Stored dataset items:

=== Section Start ===

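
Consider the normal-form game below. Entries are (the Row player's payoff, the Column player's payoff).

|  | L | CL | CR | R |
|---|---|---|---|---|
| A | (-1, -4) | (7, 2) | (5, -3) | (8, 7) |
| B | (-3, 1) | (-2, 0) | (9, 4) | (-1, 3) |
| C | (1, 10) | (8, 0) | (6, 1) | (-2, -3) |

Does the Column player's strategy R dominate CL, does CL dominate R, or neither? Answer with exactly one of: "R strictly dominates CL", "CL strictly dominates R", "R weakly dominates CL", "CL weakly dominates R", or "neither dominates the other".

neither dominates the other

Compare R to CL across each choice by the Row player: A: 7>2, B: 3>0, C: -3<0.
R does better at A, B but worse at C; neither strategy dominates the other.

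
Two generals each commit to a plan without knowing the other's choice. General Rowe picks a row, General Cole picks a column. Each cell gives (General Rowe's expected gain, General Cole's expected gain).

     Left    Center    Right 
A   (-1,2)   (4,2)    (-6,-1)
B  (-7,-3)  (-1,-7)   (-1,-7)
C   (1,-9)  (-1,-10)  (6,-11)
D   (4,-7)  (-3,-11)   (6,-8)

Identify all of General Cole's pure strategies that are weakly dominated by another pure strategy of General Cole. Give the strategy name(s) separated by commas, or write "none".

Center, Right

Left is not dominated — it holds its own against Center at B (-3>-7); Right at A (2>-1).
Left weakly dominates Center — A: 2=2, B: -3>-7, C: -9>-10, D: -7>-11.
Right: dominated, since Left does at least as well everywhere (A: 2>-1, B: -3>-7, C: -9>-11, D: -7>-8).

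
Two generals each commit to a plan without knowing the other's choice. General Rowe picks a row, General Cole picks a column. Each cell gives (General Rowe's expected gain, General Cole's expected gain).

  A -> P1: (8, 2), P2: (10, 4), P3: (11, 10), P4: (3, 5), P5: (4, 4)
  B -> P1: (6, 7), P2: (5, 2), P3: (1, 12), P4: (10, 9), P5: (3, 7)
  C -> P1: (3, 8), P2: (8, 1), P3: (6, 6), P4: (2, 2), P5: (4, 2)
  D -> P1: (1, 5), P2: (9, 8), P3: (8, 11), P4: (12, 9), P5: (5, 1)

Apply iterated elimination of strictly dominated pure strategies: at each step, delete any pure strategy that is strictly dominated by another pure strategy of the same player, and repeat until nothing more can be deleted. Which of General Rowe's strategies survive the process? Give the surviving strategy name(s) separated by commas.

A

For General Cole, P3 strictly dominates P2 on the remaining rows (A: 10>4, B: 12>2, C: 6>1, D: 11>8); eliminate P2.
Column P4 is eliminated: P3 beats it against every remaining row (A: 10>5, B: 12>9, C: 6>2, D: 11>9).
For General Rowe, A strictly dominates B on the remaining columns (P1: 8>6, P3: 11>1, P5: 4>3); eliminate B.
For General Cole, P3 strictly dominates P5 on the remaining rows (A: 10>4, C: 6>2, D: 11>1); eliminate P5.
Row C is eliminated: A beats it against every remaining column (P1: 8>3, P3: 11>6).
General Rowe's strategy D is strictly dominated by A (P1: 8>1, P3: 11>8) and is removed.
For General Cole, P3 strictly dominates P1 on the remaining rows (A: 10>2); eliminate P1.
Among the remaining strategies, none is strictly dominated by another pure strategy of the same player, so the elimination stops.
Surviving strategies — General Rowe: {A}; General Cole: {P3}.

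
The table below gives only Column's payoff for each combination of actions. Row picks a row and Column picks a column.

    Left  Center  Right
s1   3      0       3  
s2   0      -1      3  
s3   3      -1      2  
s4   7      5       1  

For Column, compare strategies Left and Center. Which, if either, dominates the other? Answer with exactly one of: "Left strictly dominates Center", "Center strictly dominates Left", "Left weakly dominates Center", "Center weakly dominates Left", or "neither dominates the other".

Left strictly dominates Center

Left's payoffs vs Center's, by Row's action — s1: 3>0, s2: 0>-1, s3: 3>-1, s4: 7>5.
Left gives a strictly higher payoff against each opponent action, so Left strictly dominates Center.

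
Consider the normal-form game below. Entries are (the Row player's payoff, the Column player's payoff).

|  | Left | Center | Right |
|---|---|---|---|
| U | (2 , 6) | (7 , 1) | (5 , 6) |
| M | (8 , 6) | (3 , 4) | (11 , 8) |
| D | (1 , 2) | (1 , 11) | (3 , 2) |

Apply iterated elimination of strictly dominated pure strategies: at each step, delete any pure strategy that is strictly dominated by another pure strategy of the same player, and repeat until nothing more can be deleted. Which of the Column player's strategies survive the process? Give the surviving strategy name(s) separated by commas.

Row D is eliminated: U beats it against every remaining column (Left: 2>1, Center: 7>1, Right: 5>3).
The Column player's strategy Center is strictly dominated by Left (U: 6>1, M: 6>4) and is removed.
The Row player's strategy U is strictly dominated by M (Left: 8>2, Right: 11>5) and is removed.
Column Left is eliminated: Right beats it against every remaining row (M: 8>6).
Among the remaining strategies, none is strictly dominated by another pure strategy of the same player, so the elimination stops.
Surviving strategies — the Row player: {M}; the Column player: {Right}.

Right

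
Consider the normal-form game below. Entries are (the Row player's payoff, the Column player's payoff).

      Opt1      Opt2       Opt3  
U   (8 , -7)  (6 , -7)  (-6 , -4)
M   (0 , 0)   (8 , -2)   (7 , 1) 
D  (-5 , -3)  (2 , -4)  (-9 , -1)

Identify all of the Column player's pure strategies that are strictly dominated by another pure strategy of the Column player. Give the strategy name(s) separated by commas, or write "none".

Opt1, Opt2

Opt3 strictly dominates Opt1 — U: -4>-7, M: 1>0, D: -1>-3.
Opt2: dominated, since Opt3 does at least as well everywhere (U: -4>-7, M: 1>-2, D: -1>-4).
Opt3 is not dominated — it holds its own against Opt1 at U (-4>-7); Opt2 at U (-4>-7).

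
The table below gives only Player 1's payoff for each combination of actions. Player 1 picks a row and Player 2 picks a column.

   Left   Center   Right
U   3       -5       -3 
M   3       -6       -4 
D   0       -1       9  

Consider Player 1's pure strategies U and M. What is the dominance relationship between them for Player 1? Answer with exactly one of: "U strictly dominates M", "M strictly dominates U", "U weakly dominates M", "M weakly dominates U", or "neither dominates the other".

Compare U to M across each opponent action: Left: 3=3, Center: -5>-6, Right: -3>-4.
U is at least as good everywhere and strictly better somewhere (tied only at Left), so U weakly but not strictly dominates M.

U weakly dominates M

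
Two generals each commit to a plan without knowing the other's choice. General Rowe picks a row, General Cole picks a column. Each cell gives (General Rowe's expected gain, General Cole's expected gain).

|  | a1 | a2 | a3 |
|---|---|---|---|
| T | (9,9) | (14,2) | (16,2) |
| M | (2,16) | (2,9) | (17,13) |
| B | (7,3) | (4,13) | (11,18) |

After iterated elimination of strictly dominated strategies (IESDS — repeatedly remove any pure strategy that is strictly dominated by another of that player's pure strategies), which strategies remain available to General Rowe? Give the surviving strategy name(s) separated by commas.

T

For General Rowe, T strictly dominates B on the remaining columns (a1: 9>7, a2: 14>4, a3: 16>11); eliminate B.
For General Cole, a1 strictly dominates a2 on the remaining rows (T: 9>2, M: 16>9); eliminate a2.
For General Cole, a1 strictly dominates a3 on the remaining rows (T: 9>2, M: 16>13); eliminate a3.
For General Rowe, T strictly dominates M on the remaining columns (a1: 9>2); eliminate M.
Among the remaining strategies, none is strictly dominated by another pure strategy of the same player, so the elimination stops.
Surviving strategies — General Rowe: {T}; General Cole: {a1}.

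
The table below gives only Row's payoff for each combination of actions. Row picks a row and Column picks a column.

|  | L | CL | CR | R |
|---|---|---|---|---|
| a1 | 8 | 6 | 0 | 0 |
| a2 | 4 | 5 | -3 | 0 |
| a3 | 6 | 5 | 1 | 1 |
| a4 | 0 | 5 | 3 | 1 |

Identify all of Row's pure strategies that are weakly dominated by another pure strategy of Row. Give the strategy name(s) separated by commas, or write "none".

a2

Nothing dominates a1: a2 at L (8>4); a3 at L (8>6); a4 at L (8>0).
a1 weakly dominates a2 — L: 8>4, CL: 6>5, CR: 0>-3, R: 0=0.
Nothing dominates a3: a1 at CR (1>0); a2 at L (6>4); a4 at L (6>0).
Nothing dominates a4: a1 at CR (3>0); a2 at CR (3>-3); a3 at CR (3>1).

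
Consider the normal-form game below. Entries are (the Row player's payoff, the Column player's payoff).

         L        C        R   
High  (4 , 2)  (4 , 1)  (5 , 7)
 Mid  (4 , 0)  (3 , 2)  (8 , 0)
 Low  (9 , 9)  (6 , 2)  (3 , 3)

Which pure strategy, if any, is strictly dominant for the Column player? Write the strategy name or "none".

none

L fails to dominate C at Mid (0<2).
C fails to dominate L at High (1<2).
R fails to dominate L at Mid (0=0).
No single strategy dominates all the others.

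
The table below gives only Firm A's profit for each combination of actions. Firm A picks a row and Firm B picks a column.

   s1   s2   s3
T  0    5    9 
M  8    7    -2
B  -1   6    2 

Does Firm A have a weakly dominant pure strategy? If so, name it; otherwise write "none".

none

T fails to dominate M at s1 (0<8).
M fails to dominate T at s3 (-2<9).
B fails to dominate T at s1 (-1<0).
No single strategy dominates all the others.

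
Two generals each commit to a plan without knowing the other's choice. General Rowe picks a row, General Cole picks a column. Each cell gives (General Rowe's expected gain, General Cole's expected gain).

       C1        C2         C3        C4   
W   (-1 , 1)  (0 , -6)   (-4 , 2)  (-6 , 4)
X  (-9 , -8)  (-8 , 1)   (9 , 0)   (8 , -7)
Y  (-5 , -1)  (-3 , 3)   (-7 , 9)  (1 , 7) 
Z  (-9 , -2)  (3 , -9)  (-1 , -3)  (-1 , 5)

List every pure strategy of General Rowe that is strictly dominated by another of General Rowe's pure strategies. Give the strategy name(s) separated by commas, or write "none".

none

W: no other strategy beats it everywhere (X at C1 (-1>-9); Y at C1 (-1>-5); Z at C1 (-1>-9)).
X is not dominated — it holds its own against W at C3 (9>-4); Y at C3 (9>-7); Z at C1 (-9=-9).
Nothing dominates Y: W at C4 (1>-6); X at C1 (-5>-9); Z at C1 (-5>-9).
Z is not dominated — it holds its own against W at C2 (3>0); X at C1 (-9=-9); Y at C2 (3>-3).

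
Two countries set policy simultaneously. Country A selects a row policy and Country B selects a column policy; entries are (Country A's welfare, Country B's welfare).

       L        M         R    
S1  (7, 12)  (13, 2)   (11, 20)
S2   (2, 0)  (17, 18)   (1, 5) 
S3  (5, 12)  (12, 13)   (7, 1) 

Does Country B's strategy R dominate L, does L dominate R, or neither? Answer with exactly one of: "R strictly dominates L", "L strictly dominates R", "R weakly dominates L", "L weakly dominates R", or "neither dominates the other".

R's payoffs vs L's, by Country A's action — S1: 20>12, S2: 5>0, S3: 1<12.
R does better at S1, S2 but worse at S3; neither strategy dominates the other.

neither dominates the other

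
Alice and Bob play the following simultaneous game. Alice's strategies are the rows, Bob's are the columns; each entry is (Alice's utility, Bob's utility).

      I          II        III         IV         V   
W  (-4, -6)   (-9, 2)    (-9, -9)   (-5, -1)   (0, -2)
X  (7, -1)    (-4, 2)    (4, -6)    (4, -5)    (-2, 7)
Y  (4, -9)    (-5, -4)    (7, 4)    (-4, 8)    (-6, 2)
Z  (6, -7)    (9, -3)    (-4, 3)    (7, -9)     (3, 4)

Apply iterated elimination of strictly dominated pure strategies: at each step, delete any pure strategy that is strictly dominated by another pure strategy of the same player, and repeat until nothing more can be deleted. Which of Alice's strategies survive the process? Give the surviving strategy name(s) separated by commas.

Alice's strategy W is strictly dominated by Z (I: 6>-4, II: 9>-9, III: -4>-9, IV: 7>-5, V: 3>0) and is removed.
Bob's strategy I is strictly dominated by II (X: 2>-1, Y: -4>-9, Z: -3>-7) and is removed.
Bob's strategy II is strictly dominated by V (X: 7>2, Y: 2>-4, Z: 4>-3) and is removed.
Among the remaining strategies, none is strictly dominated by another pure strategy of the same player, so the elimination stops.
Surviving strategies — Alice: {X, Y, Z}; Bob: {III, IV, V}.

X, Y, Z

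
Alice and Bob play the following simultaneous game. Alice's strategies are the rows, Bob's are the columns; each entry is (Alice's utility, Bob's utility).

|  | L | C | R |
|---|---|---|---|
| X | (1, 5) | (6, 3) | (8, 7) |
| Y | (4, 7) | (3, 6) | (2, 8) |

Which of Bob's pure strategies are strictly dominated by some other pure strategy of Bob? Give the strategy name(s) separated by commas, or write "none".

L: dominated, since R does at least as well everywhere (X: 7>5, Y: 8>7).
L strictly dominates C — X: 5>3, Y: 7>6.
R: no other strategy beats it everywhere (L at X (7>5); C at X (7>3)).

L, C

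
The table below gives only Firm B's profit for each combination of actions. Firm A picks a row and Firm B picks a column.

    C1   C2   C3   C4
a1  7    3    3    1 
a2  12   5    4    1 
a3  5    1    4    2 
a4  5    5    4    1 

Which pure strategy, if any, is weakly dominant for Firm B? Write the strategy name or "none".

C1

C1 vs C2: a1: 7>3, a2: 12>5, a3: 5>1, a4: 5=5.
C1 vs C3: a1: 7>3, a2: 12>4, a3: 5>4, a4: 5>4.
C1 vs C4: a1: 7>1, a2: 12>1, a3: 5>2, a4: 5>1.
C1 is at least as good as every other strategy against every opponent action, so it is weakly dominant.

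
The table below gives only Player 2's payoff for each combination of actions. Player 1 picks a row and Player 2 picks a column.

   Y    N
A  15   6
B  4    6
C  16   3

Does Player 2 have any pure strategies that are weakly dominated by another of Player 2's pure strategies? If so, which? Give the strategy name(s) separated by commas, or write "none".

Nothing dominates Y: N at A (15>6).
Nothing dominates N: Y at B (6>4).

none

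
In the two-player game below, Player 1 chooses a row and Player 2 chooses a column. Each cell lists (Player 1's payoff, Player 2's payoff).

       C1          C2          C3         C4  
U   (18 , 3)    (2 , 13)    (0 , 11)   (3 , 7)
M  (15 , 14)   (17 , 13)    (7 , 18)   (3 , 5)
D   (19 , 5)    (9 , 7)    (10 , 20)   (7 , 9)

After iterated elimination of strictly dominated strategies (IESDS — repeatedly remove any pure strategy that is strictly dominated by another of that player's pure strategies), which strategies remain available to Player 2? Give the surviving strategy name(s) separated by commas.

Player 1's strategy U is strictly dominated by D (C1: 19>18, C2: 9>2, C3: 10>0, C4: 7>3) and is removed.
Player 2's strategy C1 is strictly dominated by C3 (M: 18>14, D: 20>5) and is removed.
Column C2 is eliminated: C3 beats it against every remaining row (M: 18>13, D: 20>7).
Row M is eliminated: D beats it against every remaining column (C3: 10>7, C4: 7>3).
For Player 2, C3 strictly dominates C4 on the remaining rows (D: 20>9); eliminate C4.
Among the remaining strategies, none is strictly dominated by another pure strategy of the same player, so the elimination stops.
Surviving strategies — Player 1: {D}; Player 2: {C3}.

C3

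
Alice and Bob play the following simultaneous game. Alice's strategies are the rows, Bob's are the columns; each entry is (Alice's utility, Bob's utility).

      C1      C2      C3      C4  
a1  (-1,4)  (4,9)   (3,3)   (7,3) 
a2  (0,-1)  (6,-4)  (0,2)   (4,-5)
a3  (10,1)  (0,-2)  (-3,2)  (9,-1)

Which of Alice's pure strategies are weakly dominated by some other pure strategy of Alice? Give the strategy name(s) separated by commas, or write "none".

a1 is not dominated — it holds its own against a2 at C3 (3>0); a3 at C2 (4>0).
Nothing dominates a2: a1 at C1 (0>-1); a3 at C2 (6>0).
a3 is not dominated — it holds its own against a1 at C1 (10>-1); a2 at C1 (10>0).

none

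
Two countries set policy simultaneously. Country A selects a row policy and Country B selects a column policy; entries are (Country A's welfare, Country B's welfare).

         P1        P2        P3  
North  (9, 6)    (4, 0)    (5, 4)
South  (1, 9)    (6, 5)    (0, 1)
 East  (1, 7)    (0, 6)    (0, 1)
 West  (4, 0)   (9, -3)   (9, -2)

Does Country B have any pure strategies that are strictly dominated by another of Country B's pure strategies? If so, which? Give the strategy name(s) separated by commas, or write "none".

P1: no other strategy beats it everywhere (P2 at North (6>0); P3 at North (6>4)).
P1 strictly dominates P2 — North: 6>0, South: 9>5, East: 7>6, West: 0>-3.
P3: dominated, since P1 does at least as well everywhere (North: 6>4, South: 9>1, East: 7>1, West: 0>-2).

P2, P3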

=== Section End ===

The task here is to output the line with "Which of Alice's pure" and all lines after it to the end of the records above, exactly and only those.

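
Which of Alice's pure strategies are weakly dominated by some other pure strategy of Alice? Give the strategy name(s) separated by commas, or write "none".

a1 is not dominated — it holds its own against a2 at C3 (3>0); a3 at C2 (4>0).
Nothing dominates a2: a1 at C1 (0>-1); a3 at C2 (6>0).
a3 is not dominated — it holds its own against a1 at C1 (10>-1); a2 at C1 (10>0).

none

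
Two countries set policy simultaneously. Country A selects a row policy and Country B selects a column policy; entries are (Country A's welfare, Country B's welfare).

         P1        P2        P3  
North  (9, 6)    (4, 0)    (5, 4)
South  (1, 9)    (6, 5)    (0, 1)
 East  (1, 7)    (0, 6)    (0, 1)
 West  (4, 0)   (9, -3)   (9, -2)

Does Country B have any pure strategies that are strictly dominated by another of Country B's pure strategies? If so, which? Give the strategy name(s) separated by commas, or write "none".

P1: no other strategy beats it everywhere (P2 at North (6>0); P3 at North (6>4)).
P1 strictly dominates P2 — North: 6>0, South: 9>5, East: 7>6, West: 0>-3.
P3: dominated, since P1 does at least as well everywhere (North: 6>4, South: 9>1, East: 7>1, West: 0>-2).

P2, P3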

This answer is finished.